__EXERCISE DETAILS__
Each line of the material below is to be given again exactly.

——————

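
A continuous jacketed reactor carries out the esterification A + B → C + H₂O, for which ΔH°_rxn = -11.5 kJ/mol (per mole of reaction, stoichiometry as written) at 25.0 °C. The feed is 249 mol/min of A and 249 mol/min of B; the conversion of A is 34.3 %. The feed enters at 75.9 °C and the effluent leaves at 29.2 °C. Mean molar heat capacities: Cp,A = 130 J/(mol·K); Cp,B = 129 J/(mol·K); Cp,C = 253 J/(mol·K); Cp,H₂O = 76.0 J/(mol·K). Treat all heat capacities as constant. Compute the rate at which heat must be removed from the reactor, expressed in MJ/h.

Q_out = 238 MJ/h

Extent of reaction ξ = 0.343 × 249 = 85.407 mol/min
Reaction term: ξ·ΔH°_rxn = 85.407 × -11.5 = -982.18 kJ/min
Sensible, feed 75.9→25 °C: -3282.6 kJ/min
Outlet flows (mol/min): A 163.59, B 163.59, C 85.407, H₂O 85.407
Sensible, products 25→29.2 °C: 295.97 kJ/min
Q = ΔH = -3968.8 kJ/min = -66.147 kW
Heat removed = 238.13 MJ/h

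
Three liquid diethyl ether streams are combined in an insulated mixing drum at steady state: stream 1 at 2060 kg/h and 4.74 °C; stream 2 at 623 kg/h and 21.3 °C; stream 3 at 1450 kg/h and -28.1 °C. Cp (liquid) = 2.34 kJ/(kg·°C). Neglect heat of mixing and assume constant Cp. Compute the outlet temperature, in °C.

Adiabatic, steady state ⇒ Σ ṁᵢCp,ᵢ(T_out − Tᵢ) = 0
Σ ṁᵢCp,ᵢTᵢ = 2060×2.34×4.74 + 623×2.34×21.3 + 1450×2.34×-28.1 = -41443
Σ ṁᵢCp,ᵢ = 2060×2.34 + 623×2.34 + 1450×2.34 = 9671.2
T_out = -41443 / 9671.2 = -4.2852 °C

T_out = -4.29 °C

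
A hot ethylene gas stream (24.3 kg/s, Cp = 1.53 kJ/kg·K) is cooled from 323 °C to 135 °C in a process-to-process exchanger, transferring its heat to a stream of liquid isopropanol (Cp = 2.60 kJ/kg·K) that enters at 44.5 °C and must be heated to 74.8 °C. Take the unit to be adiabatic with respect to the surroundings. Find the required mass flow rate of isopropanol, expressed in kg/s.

ṁ_c = 88.7 kg/s

Heat released by hot stream: Q = 24.3 × 1.53 × (323 − 135) = 6989.7 kJ/s
Energy balance on cold side (adiabatic exchanger): Q = ṁ_c·Cp_c·(T_c,out − T_c,in)
ṁ_c = 6989.7 / [2.60 × (74.8 − 44.5)] = 88.724 kg/s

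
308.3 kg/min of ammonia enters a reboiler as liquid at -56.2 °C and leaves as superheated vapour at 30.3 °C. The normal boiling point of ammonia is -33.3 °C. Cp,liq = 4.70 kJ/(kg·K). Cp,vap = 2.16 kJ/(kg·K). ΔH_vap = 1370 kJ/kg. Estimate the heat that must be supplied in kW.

liquid -56.2→-33.3 °C: 107.63 kJ/kg
vaporisation at -33.3 °C: 1370 kJ/kg
vapour -33.3→30.3 °C: 137.38 kJ/kg
Δh = 107.63 + 1370 + 137.38 = 1615 kJ/kg
Q = ṁ·Δh = 308.3 kg/min × 1615 kJ/kg = 497910 kJ/min
|Q| = 8298.4 kW

Q = 8300 kW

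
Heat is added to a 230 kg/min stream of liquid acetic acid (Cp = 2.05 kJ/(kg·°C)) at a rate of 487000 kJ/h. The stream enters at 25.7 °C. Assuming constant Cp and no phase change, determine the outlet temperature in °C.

Q = 487000 kJ/h = 8116.7 kJ/min
ΔT = Q/(ṁ·Cp) = 8116.7/(230×2.05) = 17.215 K
T_out = 25.7 + 17.215 = 42.915 °C

T_out = 42.9 °C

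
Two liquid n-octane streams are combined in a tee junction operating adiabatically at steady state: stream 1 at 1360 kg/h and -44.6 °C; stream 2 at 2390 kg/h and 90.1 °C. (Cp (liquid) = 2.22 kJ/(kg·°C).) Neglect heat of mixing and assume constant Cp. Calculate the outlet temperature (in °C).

Adiabatic, steady state ⇒ Σ ṁᵢCp,ᵢ(T_out − Tᵢ) = 0
Σ ṁᵢCp,ᵢTᵢ = 1360×2.22×-44.6 + 2390×2.22×90.1 = 343400
Σ ṁᵢCp,ᵢ = 1360×2.22 + 2390×2.22 = 8325
T_out = 343400 / 8325 = 41.249 °C

T_out = 41.2 °C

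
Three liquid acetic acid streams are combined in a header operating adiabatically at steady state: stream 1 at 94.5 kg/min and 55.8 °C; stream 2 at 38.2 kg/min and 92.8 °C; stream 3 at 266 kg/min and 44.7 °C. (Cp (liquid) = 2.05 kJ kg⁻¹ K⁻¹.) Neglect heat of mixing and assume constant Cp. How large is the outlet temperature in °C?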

——————

__EXERCISE RESULT__
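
A continuous jacketed reactor carries out the esterification A + B → C + H₂O, for which ΔH°_rxn = -11.5 kJ/mol (per mole of reaction, stoichiometry as written) at 25.0 °C. The feed is 249 mol/min of A and 249 mol/min of B; the conversion of A is 34.3 %. The feed enters at 75.9 °C and the effluent leaves at 29.2 °C. Mean molar heat capacities: Cp,A = 130 J/(mol·K); Cp,B = 129 J/(mol·K); Cp,C = 253 J/(mol·K); Cp,H₂O = 76.0 J/(mol·K). Treat all heat capacities as constant. Compute the rate at which heat must be removed from the reactor, expressed in MJ/h.

Q_out = 238 MJ/h

Extent of reaction ξ = 0.343 × 249 = 85.407 mol/min
Reaction term: ξ·ΔH°_rxn = 85.407 × -11.5 = -982.18 kJ/min
Sensible, feed 75.9→25 °C: -3282.6 kJ/min
Outlet flows (mol/min): A 163.59, B 163.59, C 85.407, H₂O 85.407
Sensible, products 25→29.2 °C: 295.97 kJ/min
Q = ΔH = -3968.8 kJ/min = -66.147 kW
Heat removed = 238.13 MJ/h

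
Three liquid diethyl ether streams are combined in an insulated mixing drum at steady state: stream 1 at 2060 kg/h and 4.74 °C; stream 2 at 623 kg/h and 21.3 °C; stream 3 at 1450 kg/h and -28.1 °C. Cp (liquid) = 2.34 kJ/(kg·°C). Neglect heat of mixing and assume constant Cp. Compute the outlet temperature, in °C.

Adiabatic, steady state ⇒ Σ ṁᵢCp,ᵢ(T_out − Tᵢ) = 0
Σ ṁᵢCp,ᵢTᵢ = 2060×2.34×4.74 + 623×2.34×21.3 + 1450×2.34×-28.1 = -41443
Σ ṁᵢCp,ᵢ = 2060×2.34 + 623×2.34 + 1450×2.34 = 9671.2
T_out = -41443 / 9671.2 = -4.2852 °C

T_out = -4.29 °C

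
A hot ethylene gas stream (24.3 kg/s, Cp = 1.53 kJ/kg·K) is cooled from 323 °C to 135 °C in a process-to-process exchanger, transferring its heat to a stream of liquid isopropanol (Cp = 2.60 kJ/kg·K) that enters at 44.5 °C and must be heated to 74.8 °C. Take the unit to be adiabatic with respect to the surroundings. Find the required mass flow rate of isopropanol, expressed in kg/s.

ṁ_c = 88.7 kg/s

Heat released by hot stream: Q = 24.3 × 1.53 × (323 − 135) = 6989.7 kJ/s
Energy balance on cold side (adiabatic exchanger): Q = ṁ_c·Cp_c·(T_c,out − T_c,in)
ṁ_c = 6989.7 / [2.60 × (74.8 − 44.5)] = 88.724 kg/s

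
308.3 kg/min of ammonia enters a reboiler as liquid at -56.2 °C and leaves as superheated vapour at 30.3 °C. The normal boiling point of ammonia is -33.3 °C. Cp,liq = 4.70 kJ/(kg·K). Cp,vap = 2.16 kJ/(kg·K). ΔH_vap = 1370 kJ/kg. Estimate the heat that must be supplied in kW.

liquid -56.2→-33.3 °C: 107.63 kJ/kg
vaporisation at -33.3 °C: 1370 kJ/kg
vapour -33.3→30.3 °C: 137.38 kJ/kg
Δh = 107.63 + 1370 + 137.38 = 1615 kJ/kg
Q = ṁ·Δh = 308.3 kg/min × 1615 kJ/kg = 497910 kJ/min
|Q| = 8298.4 kW

Q = 8300 kW

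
Heat is added to a 230 kg/min stream of liquid acetic acid (Cp = 2.05 kJ/(kg·°C)) at a rate of 487000 kJ/h. The stream enters at 25.7 °C. Assuming constant Cp and no phase change, determine the outlet temperature in °C.

Q = 487000 kJ/h = 8116.7 kJ/min
ΔT = Q/(ṁ·Cp) = 8116.7/(230×2.05) = 17.215 K
T_out = 25.7 + 17.215 = 42.915 °C

T_out = 42.9 °C

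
Two liquid n-octane streams are combined in a tee junction operating adiabatically at steady state: stream 1 at 1360 kg/h and -44.6 °C; stream 2 at 2390 kg/h and 90.1 °C. (Cp (liquid) = 2.22 kJ/(kg·°C).) Neglect heat of mixing and assume constant Cp. Calculate the outlet temperature (in °C).

Adiabatic, steady state ⇒ Σ ṁᵢCp,ᵢ(T_out − Tᵢ) = 0
Σ ṁᵢCp,ᵢTᵢ = 1360×2.22×-44.6 + 2390×2.22×90.1 = 343400
Σ ṁᵢCp,ᵢ = 1360×2.22 + 2390×2.22 = 8325
T_out = 343400 / 8325 = 41.249 °C

T_out = 41.2 °C

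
Three liquid acetic acid streams are combined in a header operating adiabatically at steady state: stream 1 at 94.5 kg/min and 55.8 °C; stream 2 at 38.2 kg/min and 92.8 °C; stream 3 at 266 kg/min and 44.7 °C. (Cp (liquid) = 2.05 kJ kg⁻¹ K⁻¹.) Neglect heat of mixing and assume constant Cp. How large is the outlet temperature in °C?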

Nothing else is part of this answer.